→ **Records supplied**:
BEGIN
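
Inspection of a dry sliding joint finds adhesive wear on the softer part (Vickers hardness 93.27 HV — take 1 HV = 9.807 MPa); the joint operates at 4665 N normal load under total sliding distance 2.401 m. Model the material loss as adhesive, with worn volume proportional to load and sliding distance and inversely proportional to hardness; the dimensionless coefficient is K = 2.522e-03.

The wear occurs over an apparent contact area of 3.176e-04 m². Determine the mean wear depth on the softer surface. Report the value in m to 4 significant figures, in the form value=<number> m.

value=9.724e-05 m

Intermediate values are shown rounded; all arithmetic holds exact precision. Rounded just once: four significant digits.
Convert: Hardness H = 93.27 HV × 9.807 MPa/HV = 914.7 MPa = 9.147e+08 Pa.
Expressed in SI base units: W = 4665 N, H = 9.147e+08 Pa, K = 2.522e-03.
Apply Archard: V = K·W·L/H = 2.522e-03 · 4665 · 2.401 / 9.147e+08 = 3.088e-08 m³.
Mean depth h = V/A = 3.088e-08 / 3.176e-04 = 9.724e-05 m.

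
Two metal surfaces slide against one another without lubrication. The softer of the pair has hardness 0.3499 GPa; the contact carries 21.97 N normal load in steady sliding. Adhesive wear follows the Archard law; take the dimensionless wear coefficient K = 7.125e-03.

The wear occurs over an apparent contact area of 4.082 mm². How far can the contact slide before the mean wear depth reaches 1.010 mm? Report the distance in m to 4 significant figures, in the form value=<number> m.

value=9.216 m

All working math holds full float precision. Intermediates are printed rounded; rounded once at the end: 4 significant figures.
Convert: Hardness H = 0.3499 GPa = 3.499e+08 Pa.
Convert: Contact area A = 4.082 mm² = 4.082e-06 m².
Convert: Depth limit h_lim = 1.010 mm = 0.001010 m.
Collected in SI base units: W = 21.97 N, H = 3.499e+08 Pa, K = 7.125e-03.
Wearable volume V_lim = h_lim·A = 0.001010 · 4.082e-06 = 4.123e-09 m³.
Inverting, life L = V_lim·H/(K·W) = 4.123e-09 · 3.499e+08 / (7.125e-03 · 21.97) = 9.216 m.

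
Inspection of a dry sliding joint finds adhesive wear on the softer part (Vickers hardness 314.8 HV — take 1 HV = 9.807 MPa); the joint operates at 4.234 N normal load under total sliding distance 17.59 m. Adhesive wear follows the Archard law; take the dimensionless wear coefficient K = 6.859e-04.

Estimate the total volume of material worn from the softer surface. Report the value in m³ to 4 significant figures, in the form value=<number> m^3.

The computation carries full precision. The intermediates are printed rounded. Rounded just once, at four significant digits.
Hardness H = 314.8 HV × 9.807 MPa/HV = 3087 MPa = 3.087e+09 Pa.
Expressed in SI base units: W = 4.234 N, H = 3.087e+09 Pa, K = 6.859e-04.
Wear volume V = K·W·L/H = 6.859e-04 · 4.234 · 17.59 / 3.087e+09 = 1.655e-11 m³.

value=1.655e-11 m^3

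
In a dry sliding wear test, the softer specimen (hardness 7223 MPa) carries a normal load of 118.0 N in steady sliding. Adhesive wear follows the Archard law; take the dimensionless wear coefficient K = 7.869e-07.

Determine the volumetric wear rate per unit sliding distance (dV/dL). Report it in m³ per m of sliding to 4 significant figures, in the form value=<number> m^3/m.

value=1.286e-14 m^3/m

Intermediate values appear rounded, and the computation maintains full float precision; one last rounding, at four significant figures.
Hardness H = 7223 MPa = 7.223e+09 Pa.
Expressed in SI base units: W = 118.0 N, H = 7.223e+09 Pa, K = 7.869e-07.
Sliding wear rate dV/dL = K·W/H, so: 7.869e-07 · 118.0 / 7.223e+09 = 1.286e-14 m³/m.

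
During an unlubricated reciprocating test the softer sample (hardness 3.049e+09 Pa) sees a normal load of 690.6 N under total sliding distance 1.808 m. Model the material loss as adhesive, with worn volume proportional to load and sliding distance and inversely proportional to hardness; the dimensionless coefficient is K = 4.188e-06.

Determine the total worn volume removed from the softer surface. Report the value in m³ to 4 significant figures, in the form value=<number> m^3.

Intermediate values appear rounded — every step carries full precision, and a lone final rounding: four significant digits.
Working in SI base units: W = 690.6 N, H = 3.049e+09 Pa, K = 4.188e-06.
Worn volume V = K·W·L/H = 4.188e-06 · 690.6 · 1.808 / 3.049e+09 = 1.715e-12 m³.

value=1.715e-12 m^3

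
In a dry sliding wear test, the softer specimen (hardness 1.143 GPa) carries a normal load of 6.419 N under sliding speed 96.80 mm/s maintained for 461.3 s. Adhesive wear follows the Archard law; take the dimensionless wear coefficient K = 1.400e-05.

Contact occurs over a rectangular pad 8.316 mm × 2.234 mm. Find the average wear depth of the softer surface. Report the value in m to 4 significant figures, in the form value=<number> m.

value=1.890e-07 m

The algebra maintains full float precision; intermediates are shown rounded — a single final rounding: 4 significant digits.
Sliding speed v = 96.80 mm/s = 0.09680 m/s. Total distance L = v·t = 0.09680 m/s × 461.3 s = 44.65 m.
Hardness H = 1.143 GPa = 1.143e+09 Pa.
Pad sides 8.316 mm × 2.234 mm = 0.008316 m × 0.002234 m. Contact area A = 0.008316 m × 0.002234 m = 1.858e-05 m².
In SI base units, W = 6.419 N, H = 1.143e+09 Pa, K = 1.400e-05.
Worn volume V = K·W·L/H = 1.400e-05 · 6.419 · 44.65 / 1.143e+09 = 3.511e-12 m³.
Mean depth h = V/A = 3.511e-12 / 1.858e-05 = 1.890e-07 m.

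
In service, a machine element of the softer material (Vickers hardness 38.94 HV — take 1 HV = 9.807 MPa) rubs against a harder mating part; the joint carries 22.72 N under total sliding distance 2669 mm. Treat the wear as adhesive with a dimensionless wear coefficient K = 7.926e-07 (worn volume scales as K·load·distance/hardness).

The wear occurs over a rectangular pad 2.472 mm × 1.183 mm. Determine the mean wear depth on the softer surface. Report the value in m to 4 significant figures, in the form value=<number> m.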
END
→ **Description of the task**: Reproduce the data shown above in its entirety, keeping each word as it is.

→ **Response for this exercise**:
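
Inspection of a dry sliding joint finds adhesive wear on the softer part (Vickers hardness 93.27 HV — take 1 HV = 9.807 MPa); the joint operates at 4665 N normal load under total sliding distance 2.401 m. Model the material loss as adhesive, with worn volume proportional to load and sliding distance and inversely proportional to hardness; the dimensionless coefficient is K = 2.522e-03.

The wear occurs over an apparent contact area of 3.176e-04 m². Determine the mean wear depth on the softer surface. Report the value in m to 4 significant figures, in the form value=<number> m.

value=9.724e-05 m

Intermediate values are shown rounded; all arithmetic holds exact precision. Rounded just once: four significant digits.
Convert: Hardness H = 93.27 HV × 9.807 MPa/HV = 914.7 MPa = 9.147e+08 Pa.
Expressed in SI base units: W = 4665 N, H = 9.147e+08 Pa, K = 2.522e-03.
Apply Archard: V = K·W·L/H = 2.522e-03 · 4665 · 2.401 / 9.147e+08 = 3.088e-08 m³.
Mean depth h = V/A = 3.088e-08 / 3.176e-04 = 9.724e-05 m.

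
Two metal surfaces slide against one another without lubrication. The softer of the pair has hardness 0.3499 GPa; the contact carries 21.97 N normal load in steady sliding. Adhesive wear follows the Archard law; take the dimensionless wear coefficient K = 7.125e-03.

The wear occurs over an apparent contact area of 4.082 mm². How far can the contact slide before the mean wear depth reaches 1.010 mm? Report the distance in m to 4 significant figures, in the form value=<number> m.

value=9.216 m

All working math holds full float precision. Intermediates are printed rounded; rounded once at the end: 4 significant figures.
Convert: Hardness H = 0.3499 GPa = 3.499e+08 Pa.
Convert: Contact area A = 4.082 mm² = 4.082e-06 m².
Convert: Depth limit h_lim = 1.010 mm = 0.001010 m.
Collected in SI base units: W = 21.97 N, H = 3.499e+08 Pa, K = 7.125e-03.
Wearable volume V_lim = h_lim·A = 0.001010 · 4.082e-06 = 4.123e-09 m³.
Inverting, life L = V_lim·H/(K·W) = 4.123e-09 · 3.499e+08 / (7.125e-03 · 21.97) = 9.216 m.

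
Inspection of a dry sliding joint finds adhesive wear on the softer part (Vickers hardness 314.8 HV — take 1 HV = 9.807 MPa); the joint operates at 4.234 N normal load under total sliding distance 17.59 m. Adhesive wear follows the Archard law; take the dimensionless wear coefficient K = 6.859e-04.

Estimate the total volume of material worn from the softer surface. Report the value in m³ to 4 significant figures, in the form value=<number> m^3.

The computation carries full precision. The intermediates are printed rounded. Rounded just once, at four significant digits.
Hardness H = 314.8 HV × 9.807 MPa/HV = 3087 MPa = 3.087e+09 Pa.
Expressed in SI base units: W = 4.234 N, H = 3.087e+09 Pa, K = 6.859e-04.
Wear volume V = K·W·L/H = 6.859e-04 · 4.234 · 17.59 / 3.087e+09 = 1.655e-11 m³.

value=1.655e-11 m^3

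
In a dry sliding wear test, the softer specimen (hardness 7223 MPa) carries a normal load of 118.0 N in steady sliding. Adhesive wear follows the Archard law; take the dimensionless wear coefficient K = 7.869e-07.

Determine the volumetric wear rate per unit sliding distance (dV/dL). Report it in m³ per m of sliding to 4 significant figures, in the form value=<number> m^3/m.

value=1.286e-14 m^3/m

Intermediate values appear rounded, and the computation maintains full float precision; one last rounding, at four significant figures.
Hardness H = 7223 MPa = 7.223e+09 Pa.
Expressed in SI base units: W = 118.0 N, H = 7.223e+09 Pa, K = 7.869e-07.
Sliding wear rate dV/dL = K·W/H, so: 7.869e-07 · 118.0 / 7.223e+09 = 1.286e-14 m³/m.

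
During an unlubricated reciprocating test the softer sample (hardness 3.049e+09 Pa) sees a normal load of 690.6 N under total sliding distance 1.808 m. Model the material loss as adhesive, with worn volume proportional to load and sliding distance and inversely proportional to hardness; the dimensionless coefficient is K = 4.188e-06.

Determine the total worn volume removed from the softer surface. Report the value in m³ to 4 significant figures, in the form value=<number> m^3.

Intermediate values appear rounded — every step carries full precision, and a lone final rounding: four significant digits.
Working in SI base units: W = 690.6 N, H = 3.049e+09 Pa, K = 4.188e-06.
Worn volume V = K·W·L/H = 4.188e-06 · 690.6 · 1.808 / 3.049e+09 = 1.715e-12 m³.

value=1.715e-12 m^3

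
In a dry sliding wear test, the softer specimen (hardness 1.143 GPa) carries a normal load of 6.419 N under sliding speed 96.80 mm/s maintained for 461.3 s. Adhesive wear follows the Archard law; take the dimensionless wear coefficient K = 1.400e-05.

Contact occurs over a rectangular pad 8.316 mm × 2.234 mm. Find the average wear depth of the softer surface. Report the value in m to 4 significant figures, in the form value=<number> m.

value=1.890e-07 m

The algebra maintains full float precision; intermediates are shown rounded — a single final rounding: 4 significant digits.
Sliding speed v = 96.80 mm/s = 0.09680 m/s. Total distance L = v·t = 0.09680 m/s × 461.3 s = 44.65 m.
Hardness H = 1.143 GPa = 1.143e+09 Pa.
Pad sides 8.316 mm × 2.234 mm = 0.008316 m × 0.002234 m. Contact area A = 0.008316 m × 0.002234 m = 1.858e-05 m².
In SI base units, W = 6.419 N, H = 1.143e+09 Pa, K = 1.400e-05.
Worn volume V = K·W·L/H = 1.400e-05 · 6.419 · 44.65 / 1.143e+09 = 3.511e-12 m³.
Mean depth h = V/A = 3.511e-12 / 1.858e-05 = 1.890e-07 m.

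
In service, a machine element of the softer material (Vickers hardness 38.94 HV — take 1 HV = 9.807 MPa) rubs against a harder mating part; the joint carries 22.72 N under total sliding distance 2669 mm. Treat the wear as adhesive with a dimensionless wear coefficient K = 7.926e-07 (worn volume scales as K·load·distance/hardness).

The wear occurs over a rectangular pad 2.472 mm × 1.183 mm. Determine the mean wear depth on the softer surface. Report the value in m to 4 significant figures, in the form value=<number> m.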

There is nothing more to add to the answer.